Reproduce each entry below verbatim.

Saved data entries
___
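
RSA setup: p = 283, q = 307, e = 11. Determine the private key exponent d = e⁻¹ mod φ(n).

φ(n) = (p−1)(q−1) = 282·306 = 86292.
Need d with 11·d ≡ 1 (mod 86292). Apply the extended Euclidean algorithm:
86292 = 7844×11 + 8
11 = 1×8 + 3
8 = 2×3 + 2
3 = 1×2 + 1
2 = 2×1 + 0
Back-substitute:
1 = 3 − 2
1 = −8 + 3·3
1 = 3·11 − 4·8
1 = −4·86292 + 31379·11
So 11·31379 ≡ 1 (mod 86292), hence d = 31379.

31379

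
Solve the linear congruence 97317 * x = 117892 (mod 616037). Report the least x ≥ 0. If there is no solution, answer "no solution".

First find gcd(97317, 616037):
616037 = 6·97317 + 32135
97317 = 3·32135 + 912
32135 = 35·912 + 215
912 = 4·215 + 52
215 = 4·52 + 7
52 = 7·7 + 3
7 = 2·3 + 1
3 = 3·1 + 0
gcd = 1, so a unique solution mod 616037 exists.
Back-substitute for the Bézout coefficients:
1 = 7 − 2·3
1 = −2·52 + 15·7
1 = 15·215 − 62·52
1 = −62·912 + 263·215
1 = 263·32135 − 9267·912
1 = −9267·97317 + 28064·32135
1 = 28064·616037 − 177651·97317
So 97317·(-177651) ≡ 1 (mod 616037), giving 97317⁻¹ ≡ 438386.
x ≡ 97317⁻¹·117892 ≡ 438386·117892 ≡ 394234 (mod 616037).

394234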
___
- **Task solution**:
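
RSA setup: p = 283, q = 307, e = 11. Determine the private key exponent d = e⁻¹ mod φ(n).

φ(n) = (p−1)(q−1) = 282·306 = 86292.
Need d with 11·d ≡ 1 (mod 86292). Apply the extended Euclidean algorithm:
86292 = 7844×11 + 8
11 = 1×8 + 3
8 = 2×3 + 2
3 = 1×2 + 1
2 = 2×1 + 0
Back-substitute:
1 = 3 − 2
1 = −8 + 3·3
1 = 3·11 − 4·8
1 = −4·86292 + 31379·11
So 11·31379 ≡ 1 (mod 86292), hence d = 31379.

31379

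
Solve the linear congruence 97317 * x = 117892 (mod 616037). Report the least x ≥ 0. If there is no solution, answer "no solution".

First find gcd(97317, 616037):
616037 = 6·97317 + 32135
97317 = 3·32135 + 912
32135 = 35·912 + 215
912 = 4·215 + 52
215 = 4·52 + 7
52 = 7·7 + 3
7 = 2·3 + 1
3 = 3·1 + 0
gcd = 1, so a unique solution mod 616037 exists.
Back-substitute for the Bézout coefficients:
1 = 7 − 2·3
1 = −2·52 + 15·7
1 = 15·215 − 62·52
1 = −62·912 + 263·215
1 = 263·32135 − 9267·912
1 = −9267·97317 + 28064·32135
1 = 28064·616037 − 177651·97317
So 97317·(-177651) ≡ 1 (mod 616037), giving 97317⁻¹ ≡ 438386.
x ≡ 97317⁻¹·117892 ≡ 438386·117892 ≡ 394234 (mod 616037).

394234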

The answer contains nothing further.